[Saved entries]
((
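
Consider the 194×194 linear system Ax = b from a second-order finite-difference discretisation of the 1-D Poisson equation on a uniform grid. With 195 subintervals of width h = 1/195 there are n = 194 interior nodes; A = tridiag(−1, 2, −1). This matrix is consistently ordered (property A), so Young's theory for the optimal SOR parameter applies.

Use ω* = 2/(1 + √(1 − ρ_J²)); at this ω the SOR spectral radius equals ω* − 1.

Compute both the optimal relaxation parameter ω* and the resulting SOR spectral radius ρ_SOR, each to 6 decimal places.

ρ_J = max_k |cos(kπ/195)| = cos(π/195) = 0.999870
√(1 − cos²(π/195)) = sin(π/195) ≈ 0.0161100.
ω* = 2/(1+0.0161100) = 1.968291
ρ_SOR = ω* − 1 = 1.968291 − 1 = 0.968291.

ω* = 1.968291, ρ_SOR = 0.968291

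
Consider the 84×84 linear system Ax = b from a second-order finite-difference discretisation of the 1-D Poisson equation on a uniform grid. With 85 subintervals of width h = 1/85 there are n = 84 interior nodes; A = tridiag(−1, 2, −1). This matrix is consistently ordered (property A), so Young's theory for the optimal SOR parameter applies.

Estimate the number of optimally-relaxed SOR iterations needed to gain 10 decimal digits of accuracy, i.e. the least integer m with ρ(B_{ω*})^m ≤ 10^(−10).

m = 312

[ρ_J] n=84: ρ(B_J) = cos(π/(n+1)) = cos(π/85) = 0.9993171.
√(1−ρ_J²) simplifies to sin(π/85) = 0.0369515.
ω* = 2 / (1 + 0.0369515) = 2 / 1.0369515 ≈ 1.9287305.
At ω = 1.9287305 every |λ(B_ω)| = ω−1, so ρ_SOR = 0.9287305.
(0.9287305)^m ≤ 10^{−10}  ⇒  m·ln(0.9287305) ≤ −10·ln10  ⇒  m ≥ 311.427  ⇒  m = 312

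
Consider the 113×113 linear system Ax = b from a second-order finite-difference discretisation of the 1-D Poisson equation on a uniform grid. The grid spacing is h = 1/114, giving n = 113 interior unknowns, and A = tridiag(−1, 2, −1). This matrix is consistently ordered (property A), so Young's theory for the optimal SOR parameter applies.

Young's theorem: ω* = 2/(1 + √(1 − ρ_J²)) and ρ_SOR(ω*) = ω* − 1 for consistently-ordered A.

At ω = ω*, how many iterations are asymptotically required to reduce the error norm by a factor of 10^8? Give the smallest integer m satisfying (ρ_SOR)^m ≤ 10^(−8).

m = 335

½·tridiag(1,0,1) at n=113: λ_k = cos(kπ/114); max |λ| at k=1 ⇒ ρ_J = cos(π/114) ≈ 0.9996203.
√(1−ρ_J²) simplifies to sin(π/114) = 0.0275543.
ω* = 2/(1 + 0.0275543) = 2/1.0275543 = 1.9463692.
ρ(B_{ω*}) = ω*−1 = 0.9463692
For 8 digits: m = 8·ln10 / (−ln 0.9463692) = 18.4207/0.0551225 = 334.178; round up → m = 335.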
))
The expected answer is a copy of each line above containing "theory".

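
Consider the 194×194 linear system Ax = b from a second-order finite-difference discretisation of the 1-D Poisson equation on a uniform grid. With 195 subintervals of width h = 1/195 there are n = 194 interior nodes; A = tridiag(−1, 2, −1). This matrix is consistently ordered (property A), so Young's theory for the optimal SOR parameter applies.
Consider the 84×84 linear system Ax = b from a second-order finite-difference discretisation of the 1-D Poisson equation on a uniform grid. With 85 subintervals of width h = 1/85 there are n = 84 interior nodes; A = tridiag(−1, 2, −1). This matrix is consistently ordered (property A), so Young's theory for the optimal SOR parameter applies.
Consider the 113×113 linear system Ax = b from a second-order finite-difference discretisation of the 1-D Poisson equation on a uniform grid. The grid spacing is h = 1/114, giving n = 113 interior unknowns, and A = tridiag(−1, 2, −1). This matrix is consistently ordered (property A), so Young's theory for the optimal SOR parameter applies.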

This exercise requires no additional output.